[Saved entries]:
---+---

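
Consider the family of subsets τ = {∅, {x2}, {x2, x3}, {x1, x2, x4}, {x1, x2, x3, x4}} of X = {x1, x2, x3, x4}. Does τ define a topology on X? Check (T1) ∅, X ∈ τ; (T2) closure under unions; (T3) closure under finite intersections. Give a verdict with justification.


τ IS a topology on X.

Axiom (T1): ∅ ∈ τ? Yes; X ∈ τ? Yes.
Axiom (T2/T3): check pairwise unions and intersections of members of τ.
All pairwise intersections and unions checked — each lies in τ. Therefore τ satisfies (T1), (T2), (T3): it IS a topology on X.


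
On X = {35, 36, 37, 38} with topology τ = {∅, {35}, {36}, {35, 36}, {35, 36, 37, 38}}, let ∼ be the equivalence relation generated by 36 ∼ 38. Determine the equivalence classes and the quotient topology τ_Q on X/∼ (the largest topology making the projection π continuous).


X/∼ = {[35], [36=38], [37]}; |τ_Q| = 3.

Equivalence classes: [35], [36=38], [37].
Quotient map π: X → X/∼ sends 35 ↦ [35], 36 ↦ [36=38], 37 ↦ [37], 38 ↦ [36=38].
For each subset V ⊆ X/∼, compute π^{-1}(V) ⊆ X and check whether π^{-1}(V) ∈ τ. V is open in τ_Q iff π^{-1}(V) ∈ τ.
  V = {}: π^{-1}(V) = ∅ ∈ τ ✓.
  V = {[35]}: π^{-1}(V) = {35} ∈ τ ✓.
  V = {[36=38]}: π^{-1}(V) = {36, 38} ∉ τ ✗.
  V = {[35], [36=38]}: π^{-1}(V) = {35, 36, 38} ∉ τ ✗.
  V = {[37]}: π^{-1}(V) = {37} ∉ τ ✗.
  V = {[35], [37]}: π^{-1}(V) = {35, 37} ∉ τ ✗.
  V = {[36=38], [37]}: π^{-1}(V) = {36, 37, 38} ∉ τ ✗.
  V = {[35], [36=38], [37]}: π^{-1}(V) = {35, 36, 37, 38} ∈ τ ✓.
Open sets in the quotient: τ_Q = {{}, {[35]}, {[35], [36=38], [37]}} (3 elements).


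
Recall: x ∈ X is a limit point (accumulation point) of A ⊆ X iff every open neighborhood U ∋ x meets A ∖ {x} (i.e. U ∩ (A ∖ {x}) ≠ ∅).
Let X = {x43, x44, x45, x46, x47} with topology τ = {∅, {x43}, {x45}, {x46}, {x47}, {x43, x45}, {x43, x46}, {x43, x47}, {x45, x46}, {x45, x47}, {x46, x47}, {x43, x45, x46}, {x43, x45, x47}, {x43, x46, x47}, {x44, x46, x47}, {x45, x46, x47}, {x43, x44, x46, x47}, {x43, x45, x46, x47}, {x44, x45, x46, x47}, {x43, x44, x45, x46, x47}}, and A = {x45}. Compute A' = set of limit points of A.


A' = ∅

For each x ∈ X, list the open sets U ∈ τ with x ∈ U, then check whether U ∩ (A ∖ {x}) ≠ ∅ for every such U.
  x = x43: open {x43} ∋ x has {x43} ∩ (A ∖ {x43}) = ∅, so x is NOT a limit point.
  x = x44: open {x44, x46, x47} ∋ x has {x44, x46, x47} ∩ (A ∖ {x44}) = ∅, so x is NOT a limit point.
  x = x45: open {x45} ∋ x has {x45} ∩ (A ∖ {x45}) = ∅, so x is NOT a limit point.
  x = x46: open {x46} ∋ x has {x46} ∩ (A ∖ {x46}) = ∅, so x is NOT a limit point.
  x = x47: open {x47} ∋ x has {x47} ∩ (A ∖ {x47}) = ∅, so x is NOT a limit point.
Collecting: A' = ∅.


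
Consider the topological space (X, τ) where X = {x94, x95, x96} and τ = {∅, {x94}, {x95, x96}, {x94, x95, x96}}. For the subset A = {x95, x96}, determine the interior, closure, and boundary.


int(A) = {x95, x96}, cl(A) = {x95, x96}, ∂A = ∅.

Closed sets in (X, τ) are complements of opens:
  closed(X, τ) = {∅, {x94}, {x95, x96}, {x94, x95, x96}}.
int(A) = ⋃ {U ∈ τ : U ⊆ A}. Opens contained in A: ∅, {x95, x96}.
Taking the union of these: int(A) = {x95, x96}.
cl(A) = ⋂ {C closed : A ⊆ C}. Closed sets containing A: {x95, x96}, {x94, x95, x96}.
Intersecting these: cl(A) = {x95, x96}.
∂A = cl(A) ∖ int(A) = {x95, x96} ∖ {x95, x96} = ∅.


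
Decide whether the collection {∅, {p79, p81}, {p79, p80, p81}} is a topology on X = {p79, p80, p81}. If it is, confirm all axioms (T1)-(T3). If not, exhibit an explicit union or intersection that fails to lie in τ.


τ IS a topology on X.

Axiom (T1): ∅ ∈ τ? Yes; X ∈ τ? Yes.
Axiom (T2/T3): check pairwise unions and intersections of members of τ.
All pairwise intersections and unions checked — each lies in τ. Therefore τ satisfies (T1), (T2), (T3): it IS a topology on X.


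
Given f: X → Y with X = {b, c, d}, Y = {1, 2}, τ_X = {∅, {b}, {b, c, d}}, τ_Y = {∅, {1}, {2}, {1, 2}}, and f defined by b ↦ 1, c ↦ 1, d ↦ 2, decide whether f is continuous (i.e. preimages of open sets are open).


f is NOT continuous.

Compute f^{-1}(U) for each U ∈ τ_Y:
  U = ∅: f^{-1}(U) = ∅ ∈ τ_X ✓.
  U = {1}: f^{-1}(U) = {b, c} ∉ τ_X ✗.
  U = {2}: f^{-1}(U) = {d} ∉ τ_X ✗.
  U = {1, 2}: f^{-1}(U) = {b, c, d} ∈ τ_X ✓.
Found U = {1} with f^{-1}(U) = {b, c} not in τ_X. Therefore f is NOT continuous.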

---+---

[WHAT YOU HAVE TO DO]:
Please provide an exact transcription of each line from the one holding "Given f: X →" through the final line of the data above.

[RESPONSE BELOW]:
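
Given f: X → Y with X = {b, c, d}, Y = {1, 2}, τ_X = {∅, {b}, {b, c, d}}, τ_Y = {∅, {1}, {2}, {1, 2}}, and f defined by b ↦ 1, c ↦ 1, d ↦ 2, decide whether f is continuous (i.e. preimages of open sets are open).


f is NOT continuous.

Compute f^{-1}(U) for each U ∈ τ_Y:
  U = ∅: f^{-1}(U) = ∅ ∈ τ_X ✓.
  U = {1}: f^{-1}(U) = {b, c} ∉ τ_X ✗.
  U = {2}: f^{-1}(U) = {d} ∉ τ_X ✗.
  U = {1, 2}: f^{-1}(U) = {b, c, d} ∈ τ_X ✓.
Found U = {1} with f^{-1}(U) = {b, c} not in τ_X. Therefore f is NOT continuous.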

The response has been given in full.